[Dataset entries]

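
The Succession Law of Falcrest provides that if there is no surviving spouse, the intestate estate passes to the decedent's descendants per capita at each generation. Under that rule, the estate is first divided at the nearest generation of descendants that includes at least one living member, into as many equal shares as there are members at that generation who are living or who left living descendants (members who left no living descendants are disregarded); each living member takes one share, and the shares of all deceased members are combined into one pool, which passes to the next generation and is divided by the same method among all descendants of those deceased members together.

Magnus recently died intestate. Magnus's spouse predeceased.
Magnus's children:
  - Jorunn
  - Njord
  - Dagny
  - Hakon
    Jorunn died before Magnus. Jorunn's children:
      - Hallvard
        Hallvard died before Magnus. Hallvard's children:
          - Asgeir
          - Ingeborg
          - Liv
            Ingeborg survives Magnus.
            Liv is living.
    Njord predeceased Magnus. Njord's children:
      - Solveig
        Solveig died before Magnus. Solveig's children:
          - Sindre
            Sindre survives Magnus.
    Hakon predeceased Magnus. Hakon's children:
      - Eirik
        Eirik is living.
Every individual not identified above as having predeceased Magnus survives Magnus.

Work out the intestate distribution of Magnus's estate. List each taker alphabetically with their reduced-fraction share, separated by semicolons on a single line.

Asgeir 1/8; Dagny 1/4; Eirik 1/4; Ingeborg 1/8; Liv 1/8; Sindre 1/8

There is no surviving spouse, so the entire estate passes to Magnus's descendants per capita at each generation.
At generation 1 (Jorunn, Njord, Dagny, Hakon) there are 4 shares of (1)/4 = 1/4 each.
Living: Dagny — each takes 1/4.
Deceased: Jorunn, Njord, and Hakon. Their combined 3/4 is pooled and carried to generation 2.
At generation 2 (Hallvard, Solveig, Eirik) there are 3 shares of (3/4)/3 = 1/4 each.
Living: Eirik — each takes 1/4.
Deceased: Hallvard and Solveig. Their combined 1/2 is pooled and carried to generation 3.
At generation 3 (Asgeir, Ingeborg, Liv, Sindre) there are 4 shares of (1/2)/4 = 1/8 each.
Living: Asgeir, Ingeborg, Liv, and Sindre — each takes 1/8.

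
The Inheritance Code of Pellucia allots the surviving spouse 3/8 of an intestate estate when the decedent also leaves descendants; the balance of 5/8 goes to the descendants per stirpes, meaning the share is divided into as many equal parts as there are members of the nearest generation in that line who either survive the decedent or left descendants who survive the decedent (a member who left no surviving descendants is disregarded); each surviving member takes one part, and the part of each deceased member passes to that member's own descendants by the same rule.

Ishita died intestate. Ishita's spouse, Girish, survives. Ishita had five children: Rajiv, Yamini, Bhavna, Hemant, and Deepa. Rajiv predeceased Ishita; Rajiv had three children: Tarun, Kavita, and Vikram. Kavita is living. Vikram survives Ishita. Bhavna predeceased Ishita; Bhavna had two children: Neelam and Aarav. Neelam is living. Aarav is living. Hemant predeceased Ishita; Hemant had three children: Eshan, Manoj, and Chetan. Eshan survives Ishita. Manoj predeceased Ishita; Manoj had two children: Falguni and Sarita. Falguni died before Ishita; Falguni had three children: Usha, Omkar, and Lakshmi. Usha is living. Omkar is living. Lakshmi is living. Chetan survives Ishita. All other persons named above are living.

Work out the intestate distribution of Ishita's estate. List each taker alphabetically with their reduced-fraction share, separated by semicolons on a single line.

Aarav 1/16; Chetan 1/24; Deepa 1/8; Eshan 1/24; Girish 3/8; Kavita 1/24; Lakshmi 1/144; Neelam 1/16; Omkar 1/144; Sarita 1/48; Tarun 1/24; Usha 1/144; Vikram 1/24; Yamini 1/8

Girish, as surviving spouse, takes 3/8.
The remaining 5/8 passes to Ishita's descendants per stirpes.
The 5/8 is divided into 5 equal shares of 1/8 among Rajiv, Yamini, Bhavna, Hemant, Deepa.
Rajiv predeceased; the 1/8 allotted to Rajiv's branch passes to Rajiv's issue by representation.
The 1/8 is divided into 3 equal shares of 1/24 among Tarun, Kavita, Vikram.
Tarun is living and takes 1/24.
Kavita is living and takes 1/24.
Vikram is living and takes 1/24.
Yamini is living and takes 1/8.
Bhavna predeceased; the 1/8 allotted to Bhavna's branch passes to Bhavna's issue by representation.
The 1/8 is divided into 2 equal shares of 1/16 among Neelam, Aarav.
Neelam is living and takes 1/16.
Aarav is living and takes 1/16.
Hemant predeceased; the 1/8 allotted to Hemant's branch passes to Hemant's issue by representation.
The 1/8 is divided into 3 equal shares of 1/24 among Eshan, Manoj, Chetan.
Eshan is living and takes 1/24.
Manoj predeceased; the 1/24 allotted to Manoj's branch passes to Manoj's issue by representation.
The 1/24 is divided into 2 equal shares of 1/48 among Falguni, Sarita.
Falguni predeceased; the 1/48 allotted to Falguni's branch passes to Falguni's issue by representation.
The 1/48 is divided into 3 equal shares of 1/144 among Usha, Omkar, Lakshmi.
Usha is living and takes 1/144.
Omkar is living and takes 1/144.
Lakshmi is living and takes 1/144.
Sarita is living and takes 1/48.
Chetan is living and takes 1/24.
Deepa is living and takes 1/8.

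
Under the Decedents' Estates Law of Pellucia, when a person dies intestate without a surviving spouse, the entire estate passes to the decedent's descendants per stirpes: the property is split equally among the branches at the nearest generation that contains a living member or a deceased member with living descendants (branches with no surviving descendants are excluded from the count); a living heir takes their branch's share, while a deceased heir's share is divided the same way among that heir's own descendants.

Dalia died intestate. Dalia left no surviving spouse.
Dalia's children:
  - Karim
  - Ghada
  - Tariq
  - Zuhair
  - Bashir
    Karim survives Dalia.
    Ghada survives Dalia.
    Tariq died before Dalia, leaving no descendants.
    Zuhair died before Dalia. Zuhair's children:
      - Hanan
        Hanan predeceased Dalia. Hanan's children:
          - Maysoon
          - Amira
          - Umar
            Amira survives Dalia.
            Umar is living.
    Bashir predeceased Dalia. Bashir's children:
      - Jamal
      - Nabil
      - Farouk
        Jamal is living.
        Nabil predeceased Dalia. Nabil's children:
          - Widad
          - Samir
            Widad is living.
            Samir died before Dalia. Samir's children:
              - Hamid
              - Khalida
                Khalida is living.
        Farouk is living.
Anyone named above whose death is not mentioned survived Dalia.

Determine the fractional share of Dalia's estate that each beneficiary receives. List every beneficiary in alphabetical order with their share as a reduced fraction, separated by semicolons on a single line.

There is no surviving spouse, so the entire estate passes to Dalia's descendants per stirpes.
Tariq left no surviving issue, so that branch lapses and is disregarded.
The estate is divided into 4 equal shares of 1/4 among Karim, Ghada, Zuhair, Bashir.
Karim is living and takes 1/4.
Ghada is living and takes 1/4.
Zuhair predeceased; the 1/4 allotted to Zuhair's branch passes to Zuhair's issue by representation.
Hanan's line is the sole branch at this level, so the full 1/4 passes to Hanan's issue by representation.
The 1/4 is divided into 3 equal shares of 1/12 among Maysoon, Amira, Umar.
Maysoon is living and takes 1/12.
Amira is living and takes 1/12.
Umar is living and takes 1/12.
Bashir predeceased; the 1/4 allotted to Bashir's branch passes to Bashir's issue by representation.
The 1/4 is divided into 3 equal shares of 1/12 among Jamal, Nabil, Farouk.
Jamal is living and takes 1/12.
Nabil predeceased; the 1/12 allotted to Nabil's branch passes to Nabil's issue by representation.
The 1/12 is divided into 2 equal shares of 1/24 among Widad, Samir.
Widad is living and takes 1/24.
Samir predeceased; the 1/24 allotted to Samir's branch passes to Samir's issue by representation.
The 1/24 is divided into 2 equal shares of 1/48 among Hamid, Khalida.
Hamid is living and takes 1/48.
Khalida is living and takes 1/48.
Farouk is living and takes 1/12.

Amira 1/12; Farouk 1/12; Ghada 1/4; Hamid 1/48; Jamal 1/12; Karim 1/4; Khalida 1/48; Maysoon 1/12; Umar 1/12; Widad 1/24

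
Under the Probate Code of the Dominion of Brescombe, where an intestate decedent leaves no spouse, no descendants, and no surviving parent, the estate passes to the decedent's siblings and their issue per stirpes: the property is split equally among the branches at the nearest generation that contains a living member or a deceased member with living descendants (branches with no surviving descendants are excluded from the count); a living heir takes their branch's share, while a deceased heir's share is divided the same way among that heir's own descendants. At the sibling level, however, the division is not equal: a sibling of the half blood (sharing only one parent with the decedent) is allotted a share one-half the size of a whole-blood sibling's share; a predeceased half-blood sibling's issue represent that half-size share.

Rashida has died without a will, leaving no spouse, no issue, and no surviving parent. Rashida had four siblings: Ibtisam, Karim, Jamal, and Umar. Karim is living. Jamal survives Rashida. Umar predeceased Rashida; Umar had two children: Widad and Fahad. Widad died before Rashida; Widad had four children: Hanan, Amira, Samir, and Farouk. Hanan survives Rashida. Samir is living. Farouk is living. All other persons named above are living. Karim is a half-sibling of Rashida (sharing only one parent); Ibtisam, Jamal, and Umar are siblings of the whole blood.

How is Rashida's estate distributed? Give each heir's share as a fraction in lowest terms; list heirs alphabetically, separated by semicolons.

No spouse, descendants, or parent survives, so the estate passes to Rashida's siblings per stirpes.
Half-blood siblings count for one-half the weight of whole-blood siblings at the initial division.
Dividing 1 in proportion to weights (total weight 7/2): Ibtisam (weight 1) → 2/7; Karim (weight 1/2) → 1/7; Jamal (weight 1) → 2/7; Umar (weight 1) → 2/7.
Ibtisam is living and takes 2/7.
Karim is living and takes 1/7.
Jamal is living and takes 2/7.
Umar predeceased; the 2/7 allotted to Umar's branch passes to Umar's issue by representation.
The 2/7 is divided into 2 equal shares of 1/7 among Widad, Fahad.
Widad predeceased; the 1/7 allotted to Widad's branch passes to Widad's issue by representation.
The 1/7 is divided into 4 equal shares of 1/28 among Hanan, Amira, Samir, Farouk.
Hanan is living and takes 1/28.
Amira is living and takes 1/28.
Samir is living and takes 1/28.
Farouk is living and takes 1/28.
Fahad is living and takes 1/7.

Amira 1/28; Fahad 1/7; Farouk 1/28; Hanan 1/28; Ibtisam 2/7; Jamal 2/7; Karim 1/7; Samir 1/28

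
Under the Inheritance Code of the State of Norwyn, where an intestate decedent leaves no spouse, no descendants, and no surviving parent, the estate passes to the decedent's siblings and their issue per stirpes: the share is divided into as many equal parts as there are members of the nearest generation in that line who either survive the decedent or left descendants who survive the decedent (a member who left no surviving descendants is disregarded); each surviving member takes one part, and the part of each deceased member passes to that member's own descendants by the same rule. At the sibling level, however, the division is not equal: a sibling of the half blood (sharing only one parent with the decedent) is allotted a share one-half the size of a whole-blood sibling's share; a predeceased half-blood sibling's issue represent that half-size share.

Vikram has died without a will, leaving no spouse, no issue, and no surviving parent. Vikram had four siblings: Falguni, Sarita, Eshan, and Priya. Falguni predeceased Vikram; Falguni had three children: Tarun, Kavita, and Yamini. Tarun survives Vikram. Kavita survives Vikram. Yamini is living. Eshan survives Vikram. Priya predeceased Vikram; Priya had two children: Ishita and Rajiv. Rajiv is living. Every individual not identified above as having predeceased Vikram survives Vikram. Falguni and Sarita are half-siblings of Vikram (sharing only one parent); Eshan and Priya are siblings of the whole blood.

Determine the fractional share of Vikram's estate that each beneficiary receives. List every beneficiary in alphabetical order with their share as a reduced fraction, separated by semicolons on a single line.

Eshan 1/3; Ishita 1/6; Kavita 1/18; Rajiv 1/6; Sarita 1/6; Tarun 1/18; Yamini 1/18

No spouse, descendants, or parent survives, so the estate passes to Vikram's siblings per stirpes.
Half-blood siblings count for one-half the weight of whole-blood siblings at the initial division.
Dividing 1 in proportion to weights (total weight 3): Falguni (weight 1/2) → 1/6; Sarita (weight 1/2) → 1/6; Eshan (weight 1) → 1/3; Priya (weight 1) → 1/3.
Falguni predeceased; the 1/6 allotted to Falguni's branch passes to Falguni's issue by representation.
The 1/6 is divided into 3 equal shares of 1/18 among Tarun, Kavita, Yamini.
Tarun is living and takes 1/18.
Kavita is living and takes 1/18.
Yamini is living and takes 1/18.
Sarita is living and takes 1/6.
Eshan is living and takes 1/3.
Priya predeceased; the 1/3 allotted to Priya's branch passes to Priya's issue by representation.
The 1/3 is divided into 2 equal shares of 1/6 among Ishita, Rajiv.
Ishita is living and takes 1/6.
Rajiv is living and takes 1/6.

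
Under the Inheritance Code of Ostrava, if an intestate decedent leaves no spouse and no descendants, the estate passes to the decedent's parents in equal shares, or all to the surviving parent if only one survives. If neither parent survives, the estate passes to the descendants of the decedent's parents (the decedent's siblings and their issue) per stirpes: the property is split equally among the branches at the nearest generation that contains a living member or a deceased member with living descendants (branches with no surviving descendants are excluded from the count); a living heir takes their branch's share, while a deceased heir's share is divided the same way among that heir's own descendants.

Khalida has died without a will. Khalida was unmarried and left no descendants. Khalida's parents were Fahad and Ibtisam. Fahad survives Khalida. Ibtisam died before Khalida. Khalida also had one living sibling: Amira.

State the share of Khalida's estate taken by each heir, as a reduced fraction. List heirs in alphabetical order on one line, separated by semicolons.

Only one parent, Fahad, survives, so Fahad takes the entire estate. The siblings take nothing because a surviving parent has priority.

Fahad 1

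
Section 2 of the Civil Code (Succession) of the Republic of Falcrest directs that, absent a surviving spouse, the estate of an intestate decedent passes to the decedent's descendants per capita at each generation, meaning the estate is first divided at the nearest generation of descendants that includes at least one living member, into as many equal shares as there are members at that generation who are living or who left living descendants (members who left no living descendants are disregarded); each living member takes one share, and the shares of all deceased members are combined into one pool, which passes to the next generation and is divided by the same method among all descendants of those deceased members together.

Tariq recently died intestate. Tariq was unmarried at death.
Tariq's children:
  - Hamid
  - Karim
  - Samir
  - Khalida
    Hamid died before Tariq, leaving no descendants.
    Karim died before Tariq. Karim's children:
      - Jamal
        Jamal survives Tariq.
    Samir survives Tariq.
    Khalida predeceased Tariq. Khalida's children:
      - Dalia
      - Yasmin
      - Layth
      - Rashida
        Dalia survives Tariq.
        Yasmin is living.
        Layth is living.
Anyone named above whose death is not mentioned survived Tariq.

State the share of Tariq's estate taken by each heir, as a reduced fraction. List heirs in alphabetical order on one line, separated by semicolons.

There is no surviving spouse, so the entire estate passes to Tariq's descendants per capita at each generation.
At generation 1 (Karim, Samir, Khalida) there are 3 shares of (1)/3 = 1/3 each.
Living: Samir — each takes 1/3.
Deceased: Karim and Khalida. Their combined 2/3 is pooled and carried to generation 2.
At generation 2 (Jamal, Dalia, Yasmin, Layth, Rashida) there are 5 shares of (2/3)/5 = 2/15 each.
Living: Jamal, Dalia, Yasmin, Layth, and Rashida — each takes 2/15.

Dalia 2/15; Jamal 2/15; Layth 2/15; Rashida 2/15; Samir 1/3; Yasmin 2/15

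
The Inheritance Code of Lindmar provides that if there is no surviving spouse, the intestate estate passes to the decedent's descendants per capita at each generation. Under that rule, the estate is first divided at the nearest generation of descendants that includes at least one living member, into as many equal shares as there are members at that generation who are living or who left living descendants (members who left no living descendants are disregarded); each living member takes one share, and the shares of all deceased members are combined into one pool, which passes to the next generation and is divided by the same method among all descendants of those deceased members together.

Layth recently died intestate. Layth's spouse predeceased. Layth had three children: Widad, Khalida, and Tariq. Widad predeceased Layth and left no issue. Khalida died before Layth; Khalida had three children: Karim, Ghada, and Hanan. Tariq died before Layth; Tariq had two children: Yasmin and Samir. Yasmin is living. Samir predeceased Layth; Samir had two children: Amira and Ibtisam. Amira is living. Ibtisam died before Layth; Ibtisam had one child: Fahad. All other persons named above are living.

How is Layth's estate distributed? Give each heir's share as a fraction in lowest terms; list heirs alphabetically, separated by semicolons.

There is no surviving spouse, so the entire estate passes to Layth's descendants per capita at each generation.
No one at generation 1 (Khalida, Tariq) is living; moving to the next generation.
At generation 2 (Karim, Ghada, Hanan, Yasmin, Samir) there are 5 shares of (1)/5 = 1/5 each.
Living: Karim, Ghada, Hanan, and Yasmin — each takes 1/5.
Deceased: Samir. That 1/5 share is carried to generation 3.
At generation 3 (Amira, Ibtisam) there are 2 shares of (1/5)/2 = 1/10 each.
Living: Amira — each takes 1/10.
Deceased: Ibtisam. That 1/10 share is carried to generation 4.
At generation 4 (Fahad) there are 1 shares of (1/10)/1 = 1/10 each.
Living: Fahad — each takes 1/10.

Amira 1/10; Fahad 1/10; Ghada 1/5; Hanan 1/5; Karim 1/5; Yasmin 1/5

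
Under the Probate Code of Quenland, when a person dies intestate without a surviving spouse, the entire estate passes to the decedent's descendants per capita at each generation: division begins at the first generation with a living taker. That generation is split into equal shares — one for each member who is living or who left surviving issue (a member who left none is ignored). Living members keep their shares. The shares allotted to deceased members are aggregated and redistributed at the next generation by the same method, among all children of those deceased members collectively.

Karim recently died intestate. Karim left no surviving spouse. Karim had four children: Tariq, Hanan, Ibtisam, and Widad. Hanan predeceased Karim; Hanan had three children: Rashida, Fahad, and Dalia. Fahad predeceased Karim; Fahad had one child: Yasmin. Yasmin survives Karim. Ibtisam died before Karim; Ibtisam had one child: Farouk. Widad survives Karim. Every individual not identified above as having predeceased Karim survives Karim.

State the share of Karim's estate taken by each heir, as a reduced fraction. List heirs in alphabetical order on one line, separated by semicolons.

Dalia 1/8; Farouk 1/8; Rashida 1/8; Tariq 1/4; Widad 1/4; Yasmin 1/8

There is no surviving spouse, so the entire estate passes to Karim's descendants per capita at each generation.
At generation 1 (Tariq, Hanan, Ibtisam, Widad) there are 4 shares of (1)/4 = 1/4 each.
Living: Tariq and Widad — each takes 1/4.
Deceased: Hanan and Ibtisam. Their combined 1/2 is pooled and carried to generation 2.
At generation 2 (Rashida, Fahad, Dalia, Farouk) there are 4 shares of (1/2)/4 = 1/8 each.
Living: Rashida, Dalia, and Farouk — each takes 1/8.
Deceased: Fahad. That 1/8 share is carried to generation 3.
At generation 3 (Yasmin) there are 1 shares of (1/8)/1 = 1/8 each.
Living: Yasmin — each takes 1/8.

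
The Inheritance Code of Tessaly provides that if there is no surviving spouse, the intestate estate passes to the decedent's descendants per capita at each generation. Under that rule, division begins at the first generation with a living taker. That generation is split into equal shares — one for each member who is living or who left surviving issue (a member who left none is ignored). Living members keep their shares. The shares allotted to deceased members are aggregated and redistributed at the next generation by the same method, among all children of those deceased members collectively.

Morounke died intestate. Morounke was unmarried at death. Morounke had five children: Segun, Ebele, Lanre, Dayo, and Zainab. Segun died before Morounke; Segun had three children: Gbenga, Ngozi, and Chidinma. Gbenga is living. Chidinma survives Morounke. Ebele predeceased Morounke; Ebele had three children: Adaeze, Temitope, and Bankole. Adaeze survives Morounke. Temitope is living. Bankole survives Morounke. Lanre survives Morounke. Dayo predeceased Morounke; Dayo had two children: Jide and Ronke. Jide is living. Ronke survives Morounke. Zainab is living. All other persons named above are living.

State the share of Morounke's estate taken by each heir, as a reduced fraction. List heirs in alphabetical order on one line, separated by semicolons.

Adaeze 3/40; Bankole 3/40; Chidinma 3/40; Gbenga 3/40; Jide 3/40; Lanre 1/5; Ngozi 3/40; Ronke 3/40; Temitope 3/40; Zainab 1/5

There is no surviving spouse, so the entire estate passes to Morounke's descendants per capita at each generation.
At generation 1 (Segun, Ebele, Lanre, Dayo, Zainab) there are 5 shares of (1)/5 = 1/5 each.
Living: Lanre and Zainab — each takes 1/5.
Deceased: Segun, Ebele, and Dayo. Their combined 3/5 is pooled and carried to generation 2.
At generation 2 (Gbenga, Ngozi, Chidinma, Adaeze, Temitope, Bankole, Jide, Ronke) there are 8 shares of (3/5)/8 = 3/40 each.
Living: Gbenga, Ngozi, Chidinma, Adaeze, Temitope, Bankole, Jide, and Ronke — each takes 3/40.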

- _EXERCISE PROMPT_: Copy exactly the lines from the top of the entries through the line with "Magnus survives Magnus." in it, please, keeping both ends and adding nothing.

- _RESULT BELOW_:
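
The Succession Law of Falcrest provides that if there is no surviving spouse, the intestate estate passes to the decedent's descendants per capita at each generation. Under that rule, the estate is first divided at the nearest generation of descendants that includes at least one living member, into as many equal shares as there are members at that generation who are living or who left living descendants (members who left no living descendants are disregarded); each living member takes one share, and the shares of all deceased members are combined into one pool, which passes to the next generation and is divided by the same method among all descendants of those deceased members together.

Magnus recently died intestate. Magnus's spouse predeceased.
Magnus's children:
  - Jorunn
  - Njord
  - Dagny
  - Hakon
    Jorunn died before Magnus. Jorunn's children:
      - Hallvard
        Hallvard died before Magnus. Hallvard's children:
          - Asgeir
          - Ingeborg
          - Liv
            Ingeborg survives Magnus.
            Liv is living.
    Njord predeceased Magnus. Njord's children:
      - Solveig
        Solveig died before Magnus. Solveig's children:
          - Sindre
            Sindre survives Magnus.
    Hakon predeceased Magnus. Hakon's children:
      - Eirik
        Eirik is living.
Every individual not identified above as having predeceased Magnus survives Magnus.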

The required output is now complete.